*WHAT NEEDS TO BE DONE*.
Reproduce the records in full. Alter nothing.

*PROVIDED RECORDS*.
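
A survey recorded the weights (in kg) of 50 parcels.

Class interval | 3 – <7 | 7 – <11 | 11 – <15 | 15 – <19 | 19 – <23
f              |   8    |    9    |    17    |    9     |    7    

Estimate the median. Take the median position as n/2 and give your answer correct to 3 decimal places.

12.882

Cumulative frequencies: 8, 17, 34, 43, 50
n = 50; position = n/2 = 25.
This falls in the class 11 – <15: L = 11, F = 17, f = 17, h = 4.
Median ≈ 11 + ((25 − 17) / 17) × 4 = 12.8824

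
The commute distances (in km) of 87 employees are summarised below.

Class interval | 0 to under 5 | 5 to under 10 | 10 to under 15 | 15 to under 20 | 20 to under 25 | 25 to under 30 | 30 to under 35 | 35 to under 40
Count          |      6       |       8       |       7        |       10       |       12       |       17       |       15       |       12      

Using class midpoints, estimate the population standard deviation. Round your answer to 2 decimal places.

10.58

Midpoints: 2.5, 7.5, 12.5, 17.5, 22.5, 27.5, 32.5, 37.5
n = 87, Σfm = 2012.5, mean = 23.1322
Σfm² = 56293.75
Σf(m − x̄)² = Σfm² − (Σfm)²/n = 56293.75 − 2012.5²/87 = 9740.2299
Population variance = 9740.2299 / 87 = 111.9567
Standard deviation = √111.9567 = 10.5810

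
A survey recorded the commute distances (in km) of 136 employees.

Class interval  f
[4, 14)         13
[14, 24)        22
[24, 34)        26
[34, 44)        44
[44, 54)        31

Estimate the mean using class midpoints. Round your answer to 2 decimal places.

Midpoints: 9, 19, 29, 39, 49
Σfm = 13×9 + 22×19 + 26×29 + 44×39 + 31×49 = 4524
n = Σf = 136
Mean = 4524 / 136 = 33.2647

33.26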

*RESULT FOR THIS EXERCISE*.
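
A survey recorded the weights (in kg) of 50 parcels.

Class interval | 3 – <7 | 7 – <11 | 11 – <15 | 15 – <19 | 19 – <23
f              |   8    |    9    |    17    |    9     |    7    

Estimate the median. Take the median position as n/2 and give your answer correct to 3 decimal places.

12.882

Cumulative frequencies: 8, 17, 34, 43, 50
n = 50; position = n/2 = 25.
This falls in the class 11 – <15: L = 11, F = 17, f = 17, h = 4.
Median ≈ 11 + ((25 − 17) / 17) × 4 = 12.8824

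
The commute distances (in km) of 87 employees are summarised below.

Class interval | 0 to under 5 | 5 to under 10 | 10 to under 15 | 15 to under 20 | 20 to under 25 | 25 to under 30 | 30 to under 35 | 35 to under 40
Count          |      6       |       8       |       7        |       10       |       12       |       17       |       15       |       12      

Using class midpoints, estimate the population standard deviation. Round your answer to 2 decimal places.

10.58

Midpoints: 2.5, 7.5, 12.5, 17.5, 22.5, 27.5, 32.5, 37.5
n = 87, Σfm = 2012.5, mean = 23.1322
Σfm² = 56293.75
Σf(m − x̄)² = Σfm² − (Σfm)²/n = 56293.75 − 2012.5²/87 = 9740.2299
Population variance = 9740.2299 / 87 = 111.9567
Standard deviation = √111.9567 = 10.5810

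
A survey recorded the commute distances (in km) of 136 employees.

Class interval  f
[4, 14)         13
[14, 24)        22
[24, 34)        26
[34, 44)        44
[44, 54)        31

Estimate the mean using class midpoints. Round your answer to 2 decimal places.

Midpoints: 9, 19, 29, 39, 49
Σfm = 13×9 + 22×19 + 26×29 + 44×39 + 31×49 = 4524
n = Σf = 136
Mean = 4524 / 136 = 33.2647

33.26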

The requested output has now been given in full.